(Problem to solve) Which lines run from the line with "other than: 2020-01-30;" through the line with "The date of the rejection notice: Friday, 2019-08-02." in the entries below? Print them exactly, both ends included, and nothing more.

(Dataset extract)
┌──

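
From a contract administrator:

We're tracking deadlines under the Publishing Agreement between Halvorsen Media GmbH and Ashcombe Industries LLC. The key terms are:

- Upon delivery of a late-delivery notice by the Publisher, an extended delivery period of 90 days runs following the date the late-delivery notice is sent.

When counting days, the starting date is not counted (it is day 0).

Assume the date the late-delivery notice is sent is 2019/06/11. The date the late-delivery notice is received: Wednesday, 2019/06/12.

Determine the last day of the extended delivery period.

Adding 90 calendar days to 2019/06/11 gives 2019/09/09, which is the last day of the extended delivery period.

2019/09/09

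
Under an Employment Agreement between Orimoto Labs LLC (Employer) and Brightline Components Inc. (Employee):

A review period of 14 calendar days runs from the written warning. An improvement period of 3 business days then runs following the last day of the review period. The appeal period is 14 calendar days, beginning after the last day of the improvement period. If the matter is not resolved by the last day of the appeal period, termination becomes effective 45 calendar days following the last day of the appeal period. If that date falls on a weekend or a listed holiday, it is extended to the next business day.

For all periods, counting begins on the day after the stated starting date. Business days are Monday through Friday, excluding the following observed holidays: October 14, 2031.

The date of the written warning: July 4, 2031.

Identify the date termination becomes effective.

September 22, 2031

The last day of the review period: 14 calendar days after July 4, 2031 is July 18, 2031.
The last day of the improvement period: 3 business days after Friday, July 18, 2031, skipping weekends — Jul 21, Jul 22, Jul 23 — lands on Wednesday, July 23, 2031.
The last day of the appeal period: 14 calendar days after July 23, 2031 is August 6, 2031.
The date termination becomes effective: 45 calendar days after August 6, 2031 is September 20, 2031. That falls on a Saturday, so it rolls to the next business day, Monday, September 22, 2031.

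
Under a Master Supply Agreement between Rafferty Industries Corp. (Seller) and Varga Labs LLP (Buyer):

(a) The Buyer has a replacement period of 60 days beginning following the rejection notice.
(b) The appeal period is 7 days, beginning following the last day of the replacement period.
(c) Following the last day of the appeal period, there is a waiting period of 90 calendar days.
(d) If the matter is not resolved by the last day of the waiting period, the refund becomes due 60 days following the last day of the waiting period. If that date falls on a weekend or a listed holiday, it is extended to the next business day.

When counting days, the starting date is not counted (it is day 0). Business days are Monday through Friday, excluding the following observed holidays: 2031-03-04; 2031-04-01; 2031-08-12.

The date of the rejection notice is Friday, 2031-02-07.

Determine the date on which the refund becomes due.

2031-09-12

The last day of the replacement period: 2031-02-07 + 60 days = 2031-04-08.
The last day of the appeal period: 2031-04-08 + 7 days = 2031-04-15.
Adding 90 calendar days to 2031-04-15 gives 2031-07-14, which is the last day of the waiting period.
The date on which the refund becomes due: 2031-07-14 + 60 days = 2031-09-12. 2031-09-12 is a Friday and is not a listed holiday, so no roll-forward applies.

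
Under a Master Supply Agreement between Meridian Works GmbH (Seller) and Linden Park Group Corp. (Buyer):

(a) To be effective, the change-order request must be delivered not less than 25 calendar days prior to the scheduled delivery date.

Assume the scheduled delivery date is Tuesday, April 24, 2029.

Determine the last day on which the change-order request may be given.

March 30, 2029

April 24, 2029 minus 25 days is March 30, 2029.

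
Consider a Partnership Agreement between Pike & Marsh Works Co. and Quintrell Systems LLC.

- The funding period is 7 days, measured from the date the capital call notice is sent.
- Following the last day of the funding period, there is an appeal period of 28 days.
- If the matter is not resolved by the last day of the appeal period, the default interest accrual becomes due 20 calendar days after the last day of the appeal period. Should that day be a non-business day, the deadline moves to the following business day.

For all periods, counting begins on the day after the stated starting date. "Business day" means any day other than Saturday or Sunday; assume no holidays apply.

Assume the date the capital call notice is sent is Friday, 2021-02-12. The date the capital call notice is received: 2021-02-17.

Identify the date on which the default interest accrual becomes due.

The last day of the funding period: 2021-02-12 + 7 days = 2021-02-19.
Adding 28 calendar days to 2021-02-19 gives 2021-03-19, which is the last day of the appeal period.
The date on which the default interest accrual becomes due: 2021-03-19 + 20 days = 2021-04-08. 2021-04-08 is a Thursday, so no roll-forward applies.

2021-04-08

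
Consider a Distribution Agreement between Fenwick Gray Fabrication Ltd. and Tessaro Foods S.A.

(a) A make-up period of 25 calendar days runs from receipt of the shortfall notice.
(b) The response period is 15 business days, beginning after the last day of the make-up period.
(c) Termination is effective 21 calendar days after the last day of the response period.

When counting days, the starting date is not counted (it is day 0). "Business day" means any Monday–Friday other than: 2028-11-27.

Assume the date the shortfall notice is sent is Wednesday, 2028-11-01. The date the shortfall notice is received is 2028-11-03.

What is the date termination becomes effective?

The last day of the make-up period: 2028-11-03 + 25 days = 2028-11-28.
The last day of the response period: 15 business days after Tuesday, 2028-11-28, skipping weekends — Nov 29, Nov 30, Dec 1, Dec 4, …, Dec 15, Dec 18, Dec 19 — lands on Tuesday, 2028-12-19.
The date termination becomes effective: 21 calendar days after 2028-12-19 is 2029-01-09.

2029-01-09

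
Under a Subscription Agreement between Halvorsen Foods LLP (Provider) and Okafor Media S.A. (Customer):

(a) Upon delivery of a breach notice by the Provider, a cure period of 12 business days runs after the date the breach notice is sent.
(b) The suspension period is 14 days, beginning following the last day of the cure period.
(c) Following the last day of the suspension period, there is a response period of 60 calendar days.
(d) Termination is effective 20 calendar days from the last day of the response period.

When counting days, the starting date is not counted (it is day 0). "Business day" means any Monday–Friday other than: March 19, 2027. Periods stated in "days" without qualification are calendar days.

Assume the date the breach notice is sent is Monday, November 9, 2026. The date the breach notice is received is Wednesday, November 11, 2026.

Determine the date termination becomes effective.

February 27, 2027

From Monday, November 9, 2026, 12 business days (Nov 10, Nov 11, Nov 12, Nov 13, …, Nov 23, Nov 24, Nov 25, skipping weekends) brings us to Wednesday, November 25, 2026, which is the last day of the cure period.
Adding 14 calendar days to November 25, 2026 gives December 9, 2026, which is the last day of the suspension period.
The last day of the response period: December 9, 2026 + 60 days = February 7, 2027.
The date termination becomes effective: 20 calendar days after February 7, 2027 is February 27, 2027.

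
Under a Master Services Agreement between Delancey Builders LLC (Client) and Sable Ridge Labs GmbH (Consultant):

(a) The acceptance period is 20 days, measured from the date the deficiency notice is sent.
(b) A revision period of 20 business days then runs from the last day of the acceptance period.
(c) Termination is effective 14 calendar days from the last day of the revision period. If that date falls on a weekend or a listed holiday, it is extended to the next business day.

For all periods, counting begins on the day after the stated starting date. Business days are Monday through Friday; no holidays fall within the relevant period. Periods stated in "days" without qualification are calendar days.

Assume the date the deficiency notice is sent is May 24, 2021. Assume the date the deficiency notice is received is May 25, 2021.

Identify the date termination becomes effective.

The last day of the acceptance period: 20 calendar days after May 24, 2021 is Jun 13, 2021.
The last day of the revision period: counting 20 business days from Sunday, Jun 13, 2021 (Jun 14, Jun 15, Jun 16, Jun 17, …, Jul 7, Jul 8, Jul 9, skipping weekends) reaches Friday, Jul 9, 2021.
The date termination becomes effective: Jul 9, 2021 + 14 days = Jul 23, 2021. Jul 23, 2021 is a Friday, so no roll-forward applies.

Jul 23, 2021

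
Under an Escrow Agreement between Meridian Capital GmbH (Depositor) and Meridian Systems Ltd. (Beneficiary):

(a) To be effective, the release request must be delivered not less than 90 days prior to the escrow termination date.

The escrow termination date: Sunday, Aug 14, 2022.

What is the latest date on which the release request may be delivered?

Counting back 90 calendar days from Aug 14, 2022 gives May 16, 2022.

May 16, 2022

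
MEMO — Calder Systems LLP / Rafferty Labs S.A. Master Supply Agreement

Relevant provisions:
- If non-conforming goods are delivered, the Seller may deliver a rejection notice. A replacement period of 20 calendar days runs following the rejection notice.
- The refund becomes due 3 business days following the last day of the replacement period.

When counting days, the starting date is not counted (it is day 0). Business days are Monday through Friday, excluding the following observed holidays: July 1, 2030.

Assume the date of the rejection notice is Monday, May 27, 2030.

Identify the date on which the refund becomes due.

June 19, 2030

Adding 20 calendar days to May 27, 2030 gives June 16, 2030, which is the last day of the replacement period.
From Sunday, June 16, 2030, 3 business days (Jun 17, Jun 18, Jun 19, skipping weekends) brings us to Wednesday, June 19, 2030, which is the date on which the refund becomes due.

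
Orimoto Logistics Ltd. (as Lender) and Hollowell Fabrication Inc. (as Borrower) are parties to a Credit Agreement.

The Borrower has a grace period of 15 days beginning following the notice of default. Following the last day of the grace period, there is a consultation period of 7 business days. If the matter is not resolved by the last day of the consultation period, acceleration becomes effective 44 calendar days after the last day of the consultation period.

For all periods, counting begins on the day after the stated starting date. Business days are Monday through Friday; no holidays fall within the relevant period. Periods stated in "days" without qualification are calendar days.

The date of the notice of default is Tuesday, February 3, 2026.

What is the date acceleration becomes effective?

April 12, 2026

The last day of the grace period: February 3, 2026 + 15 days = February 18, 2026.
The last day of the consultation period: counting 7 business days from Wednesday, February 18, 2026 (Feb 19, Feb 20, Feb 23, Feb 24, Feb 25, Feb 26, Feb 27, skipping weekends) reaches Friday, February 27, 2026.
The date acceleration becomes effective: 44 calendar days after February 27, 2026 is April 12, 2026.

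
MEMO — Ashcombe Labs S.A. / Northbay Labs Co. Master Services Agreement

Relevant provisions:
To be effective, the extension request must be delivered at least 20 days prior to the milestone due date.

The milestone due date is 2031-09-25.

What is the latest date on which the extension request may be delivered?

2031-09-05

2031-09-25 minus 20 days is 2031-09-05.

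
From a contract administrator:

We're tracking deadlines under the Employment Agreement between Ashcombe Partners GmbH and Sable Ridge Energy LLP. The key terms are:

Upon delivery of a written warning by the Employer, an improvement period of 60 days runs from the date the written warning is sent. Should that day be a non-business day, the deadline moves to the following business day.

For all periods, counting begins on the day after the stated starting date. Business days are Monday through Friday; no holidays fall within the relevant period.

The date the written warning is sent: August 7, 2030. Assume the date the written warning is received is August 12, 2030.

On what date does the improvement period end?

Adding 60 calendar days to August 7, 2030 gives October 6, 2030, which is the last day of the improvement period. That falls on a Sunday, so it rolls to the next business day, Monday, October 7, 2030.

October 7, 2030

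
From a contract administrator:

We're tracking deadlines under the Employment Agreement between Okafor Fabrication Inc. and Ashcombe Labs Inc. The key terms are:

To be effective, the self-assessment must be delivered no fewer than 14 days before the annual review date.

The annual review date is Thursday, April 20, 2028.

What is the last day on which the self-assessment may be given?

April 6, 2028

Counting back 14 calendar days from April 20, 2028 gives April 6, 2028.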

└──
┌──

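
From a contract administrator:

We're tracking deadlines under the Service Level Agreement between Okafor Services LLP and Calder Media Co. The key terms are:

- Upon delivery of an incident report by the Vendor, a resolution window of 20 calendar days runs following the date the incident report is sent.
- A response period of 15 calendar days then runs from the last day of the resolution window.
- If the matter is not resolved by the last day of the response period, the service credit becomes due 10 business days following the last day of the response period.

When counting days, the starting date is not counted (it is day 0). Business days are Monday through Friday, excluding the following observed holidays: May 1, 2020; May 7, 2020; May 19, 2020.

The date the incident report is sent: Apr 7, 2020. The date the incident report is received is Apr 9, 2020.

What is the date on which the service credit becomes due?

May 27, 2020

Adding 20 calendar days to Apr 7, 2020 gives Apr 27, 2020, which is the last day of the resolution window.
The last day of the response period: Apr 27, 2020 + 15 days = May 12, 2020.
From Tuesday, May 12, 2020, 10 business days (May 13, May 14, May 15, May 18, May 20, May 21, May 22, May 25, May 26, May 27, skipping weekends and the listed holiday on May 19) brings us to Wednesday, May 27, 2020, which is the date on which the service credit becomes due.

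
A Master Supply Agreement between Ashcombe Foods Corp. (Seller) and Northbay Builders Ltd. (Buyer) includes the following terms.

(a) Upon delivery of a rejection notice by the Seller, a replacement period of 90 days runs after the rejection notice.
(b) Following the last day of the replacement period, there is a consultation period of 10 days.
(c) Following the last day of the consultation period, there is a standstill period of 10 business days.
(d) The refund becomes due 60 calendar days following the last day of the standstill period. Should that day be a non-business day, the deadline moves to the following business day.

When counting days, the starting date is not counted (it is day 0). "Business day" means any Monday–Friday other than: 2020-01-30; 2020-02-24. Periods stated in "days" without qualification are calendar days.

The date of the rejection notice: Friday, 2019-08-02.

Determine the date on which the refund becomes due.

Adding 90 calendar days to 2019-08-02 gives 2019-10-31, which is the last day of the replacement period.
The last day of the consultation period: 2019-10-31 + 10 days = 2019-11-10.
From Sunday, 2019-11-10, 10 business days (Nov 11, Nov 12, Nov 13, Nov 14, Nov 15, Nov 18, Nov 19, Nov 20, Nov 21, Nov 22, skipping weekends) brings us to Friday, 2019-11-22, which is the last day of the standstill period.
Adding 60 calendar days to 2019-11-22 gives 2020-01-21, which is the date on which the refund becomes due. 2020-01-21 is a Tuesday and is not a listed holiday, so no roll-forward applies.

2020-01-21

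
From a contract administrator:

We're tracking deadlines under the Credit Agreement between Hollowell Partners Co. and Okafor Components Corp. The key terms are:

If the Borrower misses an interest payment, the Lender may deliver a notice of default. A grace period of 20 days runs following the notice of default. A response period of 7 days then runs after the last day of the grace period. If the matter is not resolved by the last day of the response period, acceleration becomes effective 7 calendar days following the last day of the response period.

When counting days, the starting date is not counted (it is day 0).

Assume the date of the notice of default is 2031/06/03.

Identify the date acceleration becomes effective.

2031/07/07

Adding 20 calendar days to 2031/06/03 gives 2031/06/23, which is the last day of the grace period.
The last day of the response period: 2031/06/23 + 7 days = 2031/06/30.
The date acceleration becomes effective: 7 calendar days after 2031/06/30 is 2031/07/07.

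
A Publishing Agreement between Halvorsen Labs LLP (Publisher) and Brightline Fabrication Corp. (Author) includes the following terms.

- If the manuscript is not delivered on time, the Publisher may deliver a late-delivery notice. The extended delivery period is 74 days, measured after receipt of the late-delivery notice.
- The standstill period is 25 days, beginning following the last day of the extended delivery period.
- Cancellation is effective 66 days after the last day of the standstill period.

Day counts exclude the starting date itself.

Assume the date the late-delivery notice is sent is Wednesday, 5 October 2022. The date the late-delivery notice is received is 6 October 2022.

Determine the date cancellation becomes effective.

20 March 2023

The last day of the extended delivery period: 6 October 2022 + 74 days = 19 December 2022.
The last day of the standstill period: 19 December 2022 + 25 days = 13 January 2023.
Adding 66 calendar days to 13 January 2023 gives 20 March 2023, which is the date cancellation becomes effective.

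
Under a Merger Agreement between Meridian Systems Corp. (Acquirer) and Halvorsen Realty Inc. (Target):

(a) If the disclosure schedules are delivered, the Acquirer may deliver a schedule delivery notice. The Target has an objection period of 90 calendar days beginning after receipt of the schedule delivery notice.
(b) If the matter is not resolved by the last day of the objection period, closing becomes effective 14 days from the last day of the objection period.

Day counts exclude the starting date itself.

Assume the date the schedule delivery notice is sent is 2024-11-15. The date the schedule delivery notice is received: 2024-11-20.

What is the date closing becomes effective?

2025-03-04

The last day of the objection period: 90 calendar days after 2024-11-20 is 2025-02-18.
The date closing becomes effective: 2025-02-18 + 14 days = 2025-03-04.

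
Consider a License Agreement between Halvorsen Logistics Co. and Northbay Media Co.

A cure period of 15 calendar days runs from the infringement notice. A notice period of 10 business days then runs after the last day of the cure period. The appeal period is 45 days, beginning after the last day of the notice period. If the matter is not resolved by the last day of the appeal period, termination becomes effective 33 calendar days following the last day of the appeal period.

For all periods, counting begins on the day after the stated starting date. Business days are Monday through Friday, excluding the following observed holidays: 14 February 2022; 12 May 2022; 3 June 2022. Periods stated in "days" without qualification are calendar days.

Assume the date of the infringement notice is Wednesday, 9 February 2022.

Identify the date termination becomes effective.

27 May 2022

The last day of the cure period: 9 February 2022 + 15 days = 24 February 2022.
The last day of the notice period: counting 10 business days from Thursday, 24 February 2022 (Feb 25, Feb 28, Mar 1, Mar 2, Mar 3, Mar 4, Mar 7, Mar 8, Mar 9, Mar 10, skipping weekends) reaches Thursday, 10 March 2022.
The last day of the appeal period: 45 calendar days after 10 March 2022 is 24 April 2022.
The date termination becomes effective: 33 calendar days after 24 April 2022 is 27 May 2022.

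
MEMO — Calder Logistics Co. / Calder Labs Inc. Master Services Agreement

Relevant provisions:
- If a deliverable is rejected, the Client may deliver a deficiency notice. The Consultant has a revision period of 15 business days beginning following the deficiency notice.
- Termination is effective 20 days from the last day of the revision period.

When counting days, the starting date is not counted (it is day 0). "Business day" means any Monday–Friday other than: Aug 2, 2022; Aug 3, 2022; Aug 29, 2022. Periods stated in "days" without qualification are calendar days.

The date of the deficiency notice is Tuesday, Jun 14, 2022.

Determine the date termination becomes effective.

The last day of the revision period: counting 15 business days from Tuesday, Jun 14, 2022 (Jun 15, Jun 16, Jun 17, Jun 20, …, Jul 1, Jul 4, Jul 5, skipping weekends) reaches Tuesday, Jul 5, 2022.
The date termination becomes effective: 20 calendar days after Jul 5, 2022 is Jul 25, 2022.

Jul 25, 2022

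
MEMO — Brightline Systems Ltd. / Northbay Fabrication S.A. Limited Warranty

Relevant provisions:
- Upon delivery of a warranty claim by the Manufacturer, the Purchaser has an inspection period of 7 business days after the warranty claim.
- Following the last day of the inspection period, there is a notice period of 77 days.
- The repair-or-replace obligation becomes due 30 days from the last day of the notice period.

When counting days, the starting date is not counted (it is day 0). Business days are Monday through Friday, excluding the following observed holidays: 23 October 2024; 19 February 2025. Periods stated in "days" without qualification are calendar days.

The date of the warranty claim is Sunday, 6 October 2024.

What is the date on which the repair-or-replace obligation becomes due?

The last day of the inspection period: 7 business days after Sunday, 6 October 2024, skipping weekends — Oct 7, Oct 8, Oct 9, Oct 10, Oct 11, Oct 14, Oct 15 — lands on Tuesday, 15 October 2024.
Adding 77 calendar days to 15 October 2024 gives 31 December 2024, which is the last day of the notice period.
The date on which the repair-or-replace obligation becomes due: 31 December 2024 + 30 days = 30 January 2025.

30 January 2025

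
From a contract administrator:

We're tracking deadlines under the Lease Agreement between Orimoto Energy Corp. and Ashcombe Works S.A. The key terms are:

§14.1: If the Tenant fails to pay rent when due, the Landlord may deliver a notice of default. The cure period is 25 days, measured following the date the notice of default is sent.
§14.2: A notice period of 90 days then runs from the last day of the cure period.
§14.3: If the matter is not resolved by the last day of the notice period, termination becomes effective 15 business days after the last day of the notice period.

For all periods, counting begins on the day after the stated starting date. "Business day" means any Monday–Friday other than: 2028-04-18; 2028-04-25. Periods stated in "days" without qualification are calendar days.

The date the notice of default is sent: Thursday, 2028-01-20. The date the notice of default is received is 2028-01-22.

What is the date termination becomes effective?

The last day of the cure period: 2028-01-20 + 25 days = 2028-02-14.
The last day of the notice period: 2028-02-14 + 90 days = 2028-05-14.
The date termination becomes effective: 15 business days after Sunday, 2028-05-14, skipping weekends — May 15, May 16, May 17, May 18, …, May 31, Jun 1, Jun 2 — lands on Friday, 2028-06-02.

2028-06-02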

└──
┌──

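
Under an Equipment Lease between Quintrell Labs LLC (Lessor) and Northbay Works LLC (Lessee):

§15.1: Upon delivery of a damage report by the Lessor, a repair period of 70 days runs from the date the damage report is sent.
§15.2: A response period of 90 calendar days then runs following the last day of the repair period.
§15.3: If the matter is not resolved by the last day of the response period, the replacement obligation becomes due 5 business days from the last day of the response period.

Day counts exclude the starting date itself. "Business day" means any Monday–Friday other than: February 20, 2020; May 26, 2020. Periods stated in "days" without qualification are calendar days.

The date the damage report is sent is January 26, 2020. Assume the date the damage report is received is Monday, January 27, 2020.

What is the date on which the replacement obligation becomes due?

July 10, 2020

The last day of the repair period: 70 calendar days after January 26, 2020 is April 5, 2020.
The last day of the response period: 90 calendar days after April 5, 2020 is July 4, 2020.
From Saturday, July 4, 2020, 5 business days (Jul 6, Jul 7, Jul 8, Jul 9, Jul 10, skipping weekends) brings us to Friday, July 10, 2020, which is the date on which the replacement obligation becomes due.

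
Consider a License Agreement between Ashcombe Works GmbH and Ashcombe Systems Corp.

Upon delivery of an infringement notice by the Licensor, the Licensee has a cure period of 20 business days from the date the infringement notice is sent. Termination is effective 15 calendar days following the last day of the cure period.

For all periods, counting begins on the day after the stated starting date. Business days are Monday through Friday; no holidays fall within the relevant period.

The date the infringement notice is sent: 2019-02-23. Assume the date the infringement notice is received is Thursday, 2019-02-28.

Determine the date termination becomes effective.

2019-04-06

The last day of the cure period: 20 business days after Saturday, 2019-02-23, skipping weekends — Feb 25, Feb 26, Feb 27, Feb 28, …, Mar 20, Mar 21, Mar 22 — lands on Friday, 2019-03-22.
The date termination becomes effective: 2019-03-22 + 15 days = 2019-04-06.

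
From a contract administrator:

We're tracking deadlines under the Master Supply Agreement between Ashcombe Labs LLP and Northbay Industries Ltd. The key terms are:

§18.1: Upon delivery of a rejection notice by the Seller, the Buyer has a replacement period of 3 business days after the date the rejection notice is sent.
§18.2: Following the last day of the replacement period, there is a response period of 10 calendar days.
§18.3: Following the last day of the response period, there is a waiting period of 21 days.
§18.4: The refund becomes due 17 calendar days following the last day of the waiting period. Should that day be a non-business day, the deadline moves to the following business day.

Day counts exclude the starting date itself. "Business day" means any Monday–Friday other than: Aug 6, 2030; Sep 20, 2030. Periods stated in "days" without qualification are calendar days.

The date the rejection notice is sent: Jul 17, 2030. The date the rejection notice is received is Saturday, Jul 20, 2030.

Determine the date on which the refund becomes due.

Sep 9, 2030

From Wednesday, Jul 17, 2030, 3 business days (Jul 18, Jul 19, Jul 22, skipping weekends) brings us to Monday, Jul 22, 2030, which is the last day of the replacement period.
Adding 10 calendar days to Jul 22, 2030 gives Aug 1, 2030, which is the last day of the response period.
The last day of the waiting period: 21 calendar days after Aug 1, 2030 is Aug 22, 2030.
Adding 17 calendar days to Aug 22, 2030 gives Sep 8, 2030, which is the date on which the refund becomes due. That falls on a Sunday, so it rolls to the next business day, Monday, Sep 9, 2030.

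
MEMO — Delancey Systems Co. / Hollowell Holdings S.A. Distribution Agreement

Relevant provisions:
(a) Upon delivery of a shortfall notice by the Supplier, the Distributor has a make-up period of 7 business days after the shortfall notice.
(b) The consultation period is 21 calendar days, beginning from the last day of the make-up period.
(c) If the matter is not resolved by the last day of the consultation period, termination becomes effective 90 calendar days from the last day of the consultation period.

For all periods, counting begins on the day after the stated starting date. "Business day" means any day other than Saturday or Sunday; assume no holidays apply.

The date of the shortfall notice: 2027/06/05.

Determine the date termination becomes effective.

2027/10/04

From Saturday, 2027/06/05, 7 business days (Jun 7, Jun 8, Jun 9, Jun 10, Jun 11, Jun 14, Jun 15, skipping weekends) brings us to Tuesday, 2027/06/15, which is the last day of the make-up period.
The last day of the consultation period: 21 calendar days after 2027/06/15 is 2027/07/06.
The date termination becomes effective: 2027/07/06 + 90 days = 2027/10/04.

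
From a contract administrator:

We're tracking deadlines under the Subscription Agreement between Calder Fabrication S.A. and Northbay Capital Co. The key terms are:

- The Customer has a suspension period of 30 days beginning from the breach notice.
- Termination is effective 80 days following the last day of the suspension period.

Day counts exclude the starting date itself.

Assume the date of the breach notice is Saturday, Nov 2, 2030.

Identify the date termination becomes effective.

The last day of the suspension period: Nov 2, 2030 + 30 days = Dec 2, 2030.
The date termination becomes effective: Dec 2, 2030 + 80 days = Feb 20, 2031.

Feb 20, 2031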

└──

(Your response)
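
When counting days, the starting date is not counted (it is day 0). "Business day" means any Monday–Friday other than: 2020-01-30; 2020-02-24. Periods stated in "days" without qualification are calendar days.

The date of the rejection notice: Friday, 2019-08-02.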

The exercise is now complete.